** Opening PROVIDED RECORDS block **

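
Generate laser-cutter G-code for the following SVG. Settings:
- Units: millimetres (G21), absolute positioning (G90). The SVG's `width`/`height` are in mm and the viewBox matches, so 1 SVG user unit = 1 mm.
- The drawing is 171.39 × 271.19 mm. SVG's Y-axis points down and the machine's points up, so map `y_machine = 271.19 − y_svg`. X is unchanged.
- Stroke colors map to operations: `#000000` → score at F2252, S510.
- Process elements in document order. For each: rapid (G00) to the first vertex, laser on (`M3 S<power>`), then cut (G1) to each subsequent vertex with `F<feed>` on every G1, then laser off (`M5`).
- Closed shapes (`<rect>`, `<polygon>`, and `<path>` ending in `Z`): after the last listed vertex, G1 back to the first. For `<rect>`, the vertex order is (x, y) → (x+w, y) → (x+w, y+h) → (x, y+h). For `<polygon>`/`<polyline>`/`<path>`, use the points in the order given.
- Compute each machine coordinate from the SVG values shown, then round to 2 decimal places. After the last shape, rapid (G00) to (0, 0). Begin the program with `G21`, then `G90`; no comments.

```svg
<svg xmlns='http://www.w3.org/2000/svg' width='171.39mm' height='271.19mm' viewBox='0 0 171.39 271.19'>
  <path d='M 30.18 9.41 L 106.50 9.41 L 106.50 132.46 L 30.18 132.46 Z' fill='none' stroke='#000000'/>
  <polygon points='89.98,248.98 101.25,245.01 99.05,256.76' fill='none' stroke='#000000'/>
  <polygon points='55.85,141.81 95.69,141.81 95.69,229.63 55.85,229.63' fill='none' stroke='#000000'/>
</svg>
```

G21
G90
G00 X30.18 Y261.78
M3 S510
G1 X106.50 Y261.78 F2252
G1 X106.50 Y138.73 F2252
G1 X30.18 Y138.73 F2252
G1 X30.18 Y261.78 F2252
M5
G00 X89.98 Y22.21
M3 S510
G1 X101.25 Y26.18 F2252
G1 X99.05 Y14.43 F2252
G1 X89.98 Y22.21 F2252
M5
G00 X55.85 Y129.38
M3 S510
G1 X95.69 Y129.38 F2252
G1 X95.69 Y41.56 F2252
G1 X55.85 Y41.56 F2252
G1 X55.85 Y129.38 F2252
M5
G00 X0.00 Y0.00

viewBox `0 0 171.39 271.19` with mm width/height → 1 unit = 1 mm. Flip: y_m = 271.19 − y_svg.

**Shape 1** — `<path>` rectangle, stroke `#000000` → score (S510, F2252). Machine vertices: (30.18,261.78) → (106.50,261.78) → (106.50,138.73) → (30.18,138.73) → (30.18,261.78). Closed: final G1 returns to the first vertex.

**Shape 2** — `<polygon>` regular polygon, stroke `#000000` → score (S510, F2252). Machine vertices: (89.98,22.21) → (101.25,26.18) → (99.05,14.43) → (89.98,22.21). Closed: final G1 returns to the first vertex.

**Shape 3** — `<polygon>` rectangle, stroke `#000000` → score (S510, F2252). Machine vertices: (55.85,129.38) → (95.69,129.38) → (95.69,41.56) → (55.85,41.56) → (55.85,129.38). Closed: final G1 returns to the first vertex.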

** Closing PROVIDED RECORDS block **

TASK TO COMPLETE: Every one of the records is to be copied word for word.

ANSWER SECTION:
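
Generate laser-cutter G-code for the following SVG. Settings:
- Units: millimetres (G21), absolute positioning (G90). The SVG's `width`/`height` are in mm and the viewBox matches, so 1 SVG user unit = 1 mm.
- The drawing is 171.39 × 271.19 mm. SVG's Y-axis points down and the machine's points up, so map `y_machine = 271.19 − y_svg`. X is unchanged.
- Stroke colors map to operations: `#000000` → score at F2252, S510.
- Process elements in document order. For each: rapid (G00) to the first vertex, laser on (`M3 S<power>`), then cut (G1) to each subsequent vertex with `F<feed>` on every G1, then laser off (`M5`).
- Closed shapes (`<rect>`, `<polygon>`, and `<path>` ending in `Z`): after the last listed vertex, G1 back to the first. For `<rect>`, the vertex order is (x, y) → (x+w, y) → (x+w, y+h) → (x, y+h). For `<polygon>`/`<polyline>`/`<path>`, use the points in the order given.
- Compute each machine coordinate from the SVG values shown, then round to 2 decimal places. After the last shape, rapid (G00) to (0, 0). Begin the program with `G21`, then `G90`; no comments.

```svg
<svg xmlns='http://www.w3.org/2000/svg' width='171.39mm' height='271.19mm' viewBox='0 0 171.39 271.19'>
  <path d='M 30.18 9.41 L 106.50 9.41 L 106.50 132.46 L 30.18 132.46 Z' fill='none' stroke='#000000'/>
  <polygon points='89.98,248.98 101.25,245.01 99.05,256.76' fill='none' stroke='#000000'/>
  <polygon points='55.85,141.81 95.69,141.81 95.69,229.63 55.85,229.63' fill='none' stroke='#000000'/>
</svg>
```

G21
G90
G00 X30.18 Y261.78
M3 S510
G1 X106.50 Y261.78 F2252
G1 X106.50 Y138.73 F2252
G1 X30.18 Y138.73 F2252
G1 X30.18 Y261.78 F2252
M5
G00 X89.98 Y22.21
M3 S510
G1 X101.25 Y26.18 F2252
G1 X99.05 Y14.43 F2252
G1 X89.98 Y22.21 F2252
M5
G00 X55.85 Y129.38
M3 S510
G1 X95.69 Y129.38 F2252
G1 X95.69 Y41.56 F2252
G1 X55.85 Y41.56 F2252
G1 X55.85 Y129.38 F2252
M5
G00 X0.00 Y0.00

viewBox `0 0 171.39 271.19` with mm width/height → 1 unit = 1 mm. Flip: y_m = 271.19 − y_svg.

**Shape 1** — `<path>` rectangle, stroke `#000000` → score (S510, F2252). Machine vertices: (30.18,261.78) → (106.50,261.78) → (106.50,138.73) → (30.18,138.73) → (30.18,261.78). Closed: final G1 returns to the first vertex.

**Shape 2** — `<polygon>` regular polygon, stroke `#000000` → score (S510, F2252). Machine vertices: (89.98,22.21) → (101.25,26.18) → (99.05,14.43) → (89.98,22.21). Closed: final G1 returns to the first vertex.

**Shape 3** — `<polygon>` rectangle, stroke `#000000` → score (S510, F2252). Machine vertices: (55.85,129.38) → (95.69,129.38) → (95.69,41.56) → (55.85,41.56) → (55.85,129.38). Closed: final G1 returns to the first vertex.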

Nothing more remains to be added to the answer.